Items from a data source:
★ ★ ★

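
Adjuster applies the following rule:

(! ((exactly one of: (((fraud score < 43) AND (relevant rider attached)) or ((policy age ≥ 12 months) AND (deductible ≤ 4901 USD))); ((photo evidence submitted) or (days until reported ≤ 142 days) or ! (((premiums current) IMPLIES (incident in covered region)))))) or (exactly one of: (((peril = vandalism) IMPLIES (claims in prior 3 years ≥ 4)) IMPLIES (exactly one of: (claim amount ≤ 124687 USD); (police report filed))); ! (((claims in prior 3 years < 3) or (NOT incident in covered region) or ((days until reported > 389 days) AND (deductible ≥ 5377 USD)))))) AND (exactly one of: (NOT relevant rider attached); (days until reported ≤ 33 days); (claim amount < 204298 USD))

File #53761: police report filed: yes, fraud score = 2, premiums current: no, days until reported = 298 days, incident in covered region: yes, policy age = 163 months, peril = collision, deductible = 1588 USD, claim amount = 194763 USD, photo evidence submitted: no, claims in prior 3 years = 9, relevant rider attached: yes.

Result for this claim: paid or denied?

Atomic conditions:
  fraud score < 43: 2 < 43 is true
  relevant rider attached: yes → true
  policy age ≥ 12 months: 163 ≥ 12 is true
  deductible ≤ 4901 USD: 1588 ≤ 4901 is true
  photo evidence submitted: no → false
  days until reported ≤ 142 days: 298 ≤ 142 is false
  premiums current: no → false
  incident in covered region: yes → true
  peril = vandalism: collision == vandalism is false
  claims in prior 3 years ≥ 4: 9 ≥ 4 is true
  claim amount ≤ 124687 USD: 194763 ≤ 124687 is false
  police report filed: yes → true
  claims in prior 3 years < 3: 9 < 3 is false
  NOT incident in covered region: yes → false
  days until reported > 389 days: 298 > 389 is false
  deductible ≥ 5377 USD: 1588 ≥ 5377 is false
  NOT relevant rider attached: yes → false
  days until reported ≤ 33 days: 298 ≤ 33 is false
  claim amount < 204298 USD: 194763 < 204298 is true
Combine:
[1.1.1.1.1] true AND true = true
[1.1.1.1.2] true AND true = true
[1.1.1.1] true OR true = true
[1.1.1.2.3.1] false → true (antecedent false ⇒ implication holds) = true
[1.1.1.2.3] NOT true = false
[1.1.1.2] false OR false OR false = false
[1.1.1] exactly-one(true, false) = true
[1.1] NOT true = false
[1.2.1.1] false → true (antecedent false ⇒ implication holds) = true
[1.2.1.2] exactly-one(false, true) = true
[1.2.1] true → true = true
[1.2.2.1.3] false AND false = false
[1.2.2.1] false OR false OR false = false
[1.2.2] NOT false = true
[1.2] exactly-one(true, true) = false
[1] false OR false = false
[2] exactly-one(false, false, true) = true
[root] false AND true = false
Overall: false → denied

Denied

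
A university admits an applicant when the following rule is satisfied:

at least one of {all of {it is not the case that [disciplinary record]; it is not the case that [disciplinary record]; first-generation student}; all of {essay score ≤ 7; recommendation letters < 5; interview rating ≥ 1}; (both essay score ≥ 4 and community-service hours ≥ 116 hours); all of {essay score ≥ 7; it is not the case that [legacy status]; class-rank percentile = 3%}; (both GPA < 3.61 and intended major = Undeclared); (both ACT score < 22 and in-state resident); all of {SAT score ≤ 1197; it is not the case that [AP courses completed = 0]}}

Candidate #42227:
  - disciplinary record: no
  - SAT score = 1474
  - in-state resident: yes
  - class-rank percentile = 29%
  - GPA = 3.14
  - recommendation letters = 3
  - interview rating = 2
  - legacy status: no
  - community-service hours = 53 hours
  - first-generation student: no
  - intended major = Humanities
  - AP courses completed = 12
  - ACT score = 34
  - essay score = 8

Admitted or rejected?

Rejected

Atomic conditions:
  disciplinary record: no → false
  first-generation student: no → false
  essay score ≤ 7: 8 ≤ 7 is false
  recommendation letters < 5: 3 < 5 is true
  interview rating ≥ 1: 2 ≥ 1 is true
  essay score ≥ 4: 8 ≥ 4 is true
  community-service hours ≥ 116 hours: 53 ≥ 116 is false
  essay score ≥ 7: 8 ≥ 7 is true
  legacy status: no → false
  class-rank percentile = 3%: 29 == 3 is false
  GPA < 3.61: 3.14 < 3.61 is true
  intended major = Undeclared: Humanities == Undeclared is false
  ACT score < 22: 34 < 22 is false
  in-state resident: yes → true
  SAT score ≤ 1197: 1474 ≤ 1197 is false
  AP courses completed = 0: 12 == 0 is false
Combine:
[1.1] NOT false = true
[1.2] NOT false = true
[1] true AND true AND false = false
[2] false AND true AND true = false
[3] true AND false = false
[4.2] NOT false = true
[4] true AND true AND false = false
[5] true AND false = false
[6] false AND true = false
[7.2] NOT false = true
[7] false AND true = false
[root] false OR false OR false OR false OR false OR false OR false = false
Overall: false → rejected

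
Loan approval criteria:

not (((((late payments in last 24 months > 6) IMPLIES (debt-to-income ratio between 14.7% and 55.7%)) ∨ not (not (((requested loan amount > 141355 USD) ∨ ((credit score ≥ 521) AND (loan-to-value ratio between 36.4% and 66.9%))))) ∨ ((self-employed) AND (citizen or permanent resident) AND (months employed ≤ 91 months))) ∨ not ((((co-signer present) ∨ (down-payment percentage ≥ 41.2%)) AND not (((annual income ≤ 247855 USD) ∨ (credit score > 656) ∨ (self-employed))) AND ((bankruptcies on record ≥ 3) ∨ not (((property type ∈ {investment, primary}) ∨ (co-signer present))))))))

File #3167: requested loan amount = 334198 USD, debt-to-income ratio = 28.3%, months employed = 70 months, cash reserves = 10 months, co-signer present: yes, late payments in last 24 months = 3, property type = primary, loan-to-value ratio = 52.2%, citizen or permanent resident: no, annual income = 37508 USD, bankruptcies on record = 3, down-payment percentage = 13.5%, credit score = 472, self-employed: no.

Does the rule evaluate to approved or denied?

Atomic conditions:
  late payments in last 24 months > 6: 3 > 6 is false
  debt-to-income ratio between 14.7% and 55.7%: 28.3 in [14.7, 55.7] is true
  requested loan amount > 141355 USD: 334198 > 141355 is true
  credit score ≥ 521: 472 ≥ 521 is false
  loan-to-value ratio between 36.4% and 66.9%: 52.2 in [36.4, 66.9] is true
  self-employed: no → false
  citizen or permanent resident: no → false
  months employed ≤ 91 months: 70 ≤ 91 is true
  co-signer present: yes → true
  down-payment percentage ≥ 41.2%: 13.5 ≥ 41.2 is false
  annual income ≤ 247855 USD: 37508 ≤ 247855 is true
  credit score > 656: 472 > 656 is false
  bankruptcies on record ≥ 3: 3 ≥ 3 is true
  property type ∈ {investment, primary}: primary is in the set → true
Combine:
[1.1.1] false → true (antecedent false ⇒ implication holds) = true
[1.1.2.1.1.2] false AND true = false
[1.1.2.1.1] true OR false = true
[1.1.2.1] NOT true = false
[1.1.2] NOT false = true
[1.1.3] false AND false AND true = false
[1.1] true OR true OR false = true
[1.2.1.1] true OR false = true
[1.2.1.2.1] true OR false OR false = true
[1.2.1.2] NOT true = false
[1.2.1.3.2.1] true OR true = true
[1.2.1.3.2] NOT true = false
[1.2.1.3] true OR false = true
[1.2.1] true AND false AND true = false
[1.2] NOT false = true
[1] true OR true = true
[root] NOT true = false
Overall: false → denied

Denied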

★ ★ ★

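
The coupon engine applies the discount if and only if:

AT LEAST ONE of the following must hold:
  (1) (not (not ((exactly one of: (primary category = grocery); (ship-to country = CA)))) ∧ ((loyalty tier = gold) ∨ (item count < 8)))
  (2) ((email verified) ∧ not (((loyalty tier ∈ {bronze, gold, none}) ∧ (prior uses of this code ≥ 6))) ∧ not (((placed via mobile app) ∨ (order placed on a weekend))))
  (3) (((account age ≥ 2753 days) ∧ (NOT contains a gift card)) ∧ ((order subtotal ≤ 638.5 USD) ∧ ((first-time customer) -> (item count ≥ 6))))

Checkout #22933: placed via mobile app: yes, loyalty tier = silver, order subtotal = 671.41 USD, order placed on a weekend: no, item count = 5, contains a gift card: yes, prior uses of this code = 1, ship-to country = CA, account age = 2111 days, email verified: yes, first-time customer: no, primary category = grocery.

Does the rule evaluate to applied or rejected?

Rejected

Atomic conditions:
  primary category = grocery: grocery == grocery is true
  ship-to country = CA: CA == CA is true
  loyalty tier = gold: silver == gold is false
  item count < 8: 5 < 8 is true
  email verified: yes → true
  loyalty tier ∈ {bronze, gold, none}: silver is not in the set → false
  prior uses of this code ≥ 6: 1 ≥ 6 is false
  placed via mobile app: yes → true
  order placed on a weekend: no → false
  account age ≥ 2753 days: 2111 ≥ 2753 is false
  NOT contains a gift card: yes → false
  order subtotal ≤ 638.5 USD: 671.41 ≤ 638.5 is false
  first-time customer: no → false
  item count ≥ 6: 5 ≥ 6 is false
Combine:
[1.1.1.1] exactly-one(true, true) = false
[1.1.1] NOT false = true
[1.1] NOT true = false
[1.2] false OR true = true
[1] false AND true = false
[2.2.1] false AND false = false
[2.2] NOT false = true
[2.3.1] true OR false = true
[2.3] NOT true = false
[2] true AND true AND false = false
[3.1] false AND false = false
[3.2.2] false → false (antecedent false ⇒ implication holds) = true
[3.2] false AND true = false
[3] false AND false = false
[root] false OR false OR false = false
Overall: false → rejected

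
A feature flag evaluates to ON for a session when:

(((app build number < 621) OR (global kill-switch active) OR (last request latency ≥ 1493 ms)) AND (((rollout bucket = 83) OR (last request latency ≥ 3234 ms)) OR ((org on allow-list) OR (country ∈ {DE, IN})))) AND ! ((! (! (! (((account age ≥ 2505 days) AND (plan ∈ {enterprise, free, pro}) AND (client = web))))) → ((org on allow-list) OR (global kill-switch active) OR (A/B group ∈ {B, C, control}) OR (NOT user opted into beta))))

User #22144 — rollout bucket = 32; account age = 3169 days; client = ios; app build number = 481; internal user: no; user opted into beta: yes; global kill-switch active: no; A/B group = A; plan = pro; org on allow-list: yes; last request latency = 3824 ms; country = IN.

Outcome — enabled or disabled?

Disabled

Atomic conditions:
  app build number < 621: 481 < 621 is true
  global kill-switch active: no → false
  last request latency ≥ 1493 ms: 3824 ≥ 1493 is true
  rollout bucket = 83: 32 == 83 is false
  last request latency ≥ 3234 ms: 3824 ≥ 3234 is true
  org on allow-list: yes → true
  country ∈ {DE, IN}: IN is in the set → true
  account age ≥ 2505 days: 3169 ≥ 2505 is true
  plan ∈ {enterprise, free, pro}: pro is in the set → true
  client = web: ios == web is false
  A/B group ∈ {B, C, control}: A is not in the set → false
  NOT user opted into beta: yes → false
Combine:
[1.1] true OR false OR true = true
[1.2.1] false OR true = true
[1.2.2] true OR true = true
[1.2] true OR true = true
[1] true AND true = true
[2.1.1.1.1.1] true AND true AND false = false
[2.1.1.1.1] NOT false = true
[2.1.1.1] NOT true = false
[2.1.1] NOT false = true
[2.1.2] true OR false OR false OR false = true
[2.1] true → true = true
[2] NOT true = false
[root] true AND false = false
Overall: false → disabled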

★ ★ ★

### Work to complete
Set down, exactly as they stand above, the lines starting with the line with "- intended major = Humanities" and going on through the line with "- essay score = 8", and no others.

### Response area
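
  - intended major = Humanities
  - AP courses completed = 12
  - ACT score = 34
  - essay score = 8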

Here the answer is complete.